[Collected data entries]

╔══

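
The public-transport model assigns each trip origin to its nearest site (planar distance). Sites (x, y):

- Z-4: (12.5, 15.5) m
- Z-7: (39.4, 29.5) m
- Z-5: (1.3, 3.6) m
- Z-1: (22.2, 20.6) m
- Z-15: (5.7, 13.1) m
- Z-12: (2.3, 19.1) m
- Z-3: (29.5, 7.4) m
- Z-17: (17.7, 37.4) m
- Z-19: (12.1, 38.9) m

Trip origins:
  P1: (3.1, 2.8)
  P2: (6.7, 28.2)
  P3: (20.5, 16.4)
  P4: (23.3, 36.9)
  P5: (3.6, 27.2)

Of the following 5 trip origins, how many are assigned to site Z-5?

1

P1 → Z-5
P2 → Z-12
P3 → Z-1
P4 → Z-17
P5 → Z-12
1 of the 5 goes to Z-5.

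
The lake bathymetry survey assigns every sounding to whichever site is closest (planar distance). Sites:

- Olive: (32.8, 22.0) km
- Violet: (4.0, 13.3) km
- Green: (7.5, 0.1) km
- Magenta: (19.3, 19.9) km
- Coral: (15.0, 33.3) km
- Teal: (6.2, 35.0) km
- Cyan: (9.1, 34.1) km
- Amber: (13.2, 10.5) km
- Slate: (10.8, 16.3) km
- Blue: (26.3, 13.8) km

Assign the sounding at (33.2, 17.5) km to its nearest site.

Squared distances to each site:
Olive: 20.410; Violet: 870.280; Green: 963.250; Magenta: 198.970; Coral: 580.880; Teal: 1035.250; Cyan: 856.370; Amber: 449.000; Slate: 503.200; Blue: 61.300.
Minimum at Olive.

Olive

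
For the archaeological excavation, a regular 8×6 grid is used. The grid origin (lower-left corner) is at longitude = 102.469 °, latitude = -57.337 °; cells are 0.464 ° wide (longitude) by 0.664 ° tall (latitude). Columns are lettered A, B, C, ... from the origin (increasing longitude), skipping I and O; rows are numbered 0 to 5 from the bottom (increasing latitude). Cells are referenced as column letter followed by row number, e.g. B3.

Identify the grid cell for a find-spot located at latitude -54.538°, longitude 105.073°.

F4

Column index: ⌊(105.073 − 102.469) / 0.464⌋ = ⌊5.612⌋ = 5 → column F
Row offset from origin: ⌊(-54.538 − -57.337) / 0.664⌋ = ⌊4.215⌋ = 4 → row 4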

╚══

--- Your instructions ---
The answer must be an exact copy of the lines from the one containing "- Violet: (4.0, 13.3) km" through the last line of the records, both included.

--- Response below ---
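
- Violet: (4.0, 13.3) km
- Green: (7.5, 0.1) km
- Magenta: (19.3, 19.9) km
- Coral: (15.0, 33.3) km
- Teal: (6.2, 35.0) km
- Cyan: (9.1, 34.1) km
- Amber: (13.2, 10.5) km
- Slate: (10.8, 16.3) km
- Blue: (26.3, 13.8) km

Assign the sounding at (33.2, 17.5) km to its nearest site.

Squared distances to each site:
Olive: 20.410; Violet: 870.280; Green: 963.250; Magenta: 198.970; Coral: 580.880; Teal: 1035.250; Cyan: 856.370; Amber: 449.000; Slate: 503.200; Blue: 61.300.
Minimum at Olive.

Olive

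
For the archaeological excavation, a regular 8×6 grid is used. The grid origin (lower-left corner) is at longitude = 102.469 °, latitude = -57.337 °; cells are 0.464 ° wide (longitude) by 0.664 ° tall (latitude). Columns are lettered A, B, C, ... from the origin (increasing longitude), skipping I and O; rows are numbered 0 to 5 from the bottom (increasing latitude). Cells are referenced as column letter followed by row number, e.g. B3.

Identify the grid cell for a find-spot located at latitude -54.538°, longitude 105.073°.

F4

Column index: ⌊(105.073 − 102.469) / 0.464⌋ = ⌊5.612⌋ = 5 → column F
Row offset from origin: ⌊(-54.538 − -57.337) / 0.664⌋ = ⌊4.215⌋ = 4 → row 4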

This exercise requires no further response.